— Extracted records —
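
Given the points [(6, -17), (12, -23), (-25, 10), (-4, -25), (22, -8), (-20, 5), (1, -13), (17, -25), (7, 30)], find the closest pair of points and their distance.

Computing all pairwise distances among 9 points:

d((6, -17), (12, -23)) = 8.4853
d((6, -17), (-25, 10)) = 41.1096
d((6, -17), (-4, -25)) = 12.8062
d((6, -17), (22, -8)) = 18.3576
d((6, -17), (-20, 5)) = 34.0588
d((6, -17), (1, -13)) = 6.4031
d((6, -17), (17, -25)) = 13.6015
d((6, -17), (7, 30)) = 47.0106
d((12, -23), (-25, 10)) = 49.5782
d((12, -23), (-4, -25)) = 16.1245
d((12, -23), (22, -8)) = 18.0278
d((12, -23), (-20, 5)) = 42.5206
d((12, -23), (1, -13)) = 14.8661
d((12, -23), (17, -25)) = 5.3852 <-- minimum
d((12, -23), (7, 30)) = 53.2353
d((-25, 10), (-4, -25)) = 40.8167
d((-25, 10), (22, -8)) = 50.3289
d((-25, 10), (-20, 5)) = 7.0711
d((-25, 10), (1, -13)) = 34.7131
d((-25, 10), (17, -25)) = 54.6717
d((-25, 10), (7, 30)) = 37.7359
d((-4, -25), (22, -8)) = 31.0644
d((-4, -25), (-20, 5)) = 34.0
d((-4, -25), (1, -13)) = 13.0
d((-4, -25), (17, -25)) = 21.0
d((-4, -25), (7, 30)) = 56.0892
d((22, -8), (-20, 5)) = 43.9659
d((22, -8), (1, -13)) = 21.587
d((22, -8), (17, -25)) = 17.72
d((22, -8), (7, 30)) = 40.8534
d((-20, 5), (1, -13)) = 27.6586
d((-20, 5), (17, -25)) = 47.634
d((-20, 5), (7, 30)) = 36.7967
d((1, -13), (17, -25)) = 20.0
d((1, -13), (7, 30)) = 43.4166
d((17, -25), (7, 30)) = 55.9017

Closest pair: (12, -23) and (17, -25) with distance 5.3852

The closest pair is (12, -23) and (17, -25) with Euclidean distance 5.3852. For 9 points, brute-force pairwise comparison is shown above. For large n, the divide-and-conquer algorithm (sort by x, recurse on halves, check the dividing strip) achieves O(n log n).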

— Directions for this task —
Within the listing above, filter for lines holding the string "points" and copy each one.

— The answer —
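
Given the points [(6, -17), (12, -23), (-25, 10), (-4, -25), (22, -8), (-20, 5), (1, -13), (17, -25), (7, 30)], find the closest pair of points and their distance.
Computing all pairwise distances among 9 points:
The closest pair is (12, -23) and (17, -25) with Euclidean distance 5.3852. For 9 points, brute-force pairwise comparison is shown above. For large n, the divide-and-conquer algorithm (sort by x, recurse on halves, check the dividing strip) achieves O(n log n).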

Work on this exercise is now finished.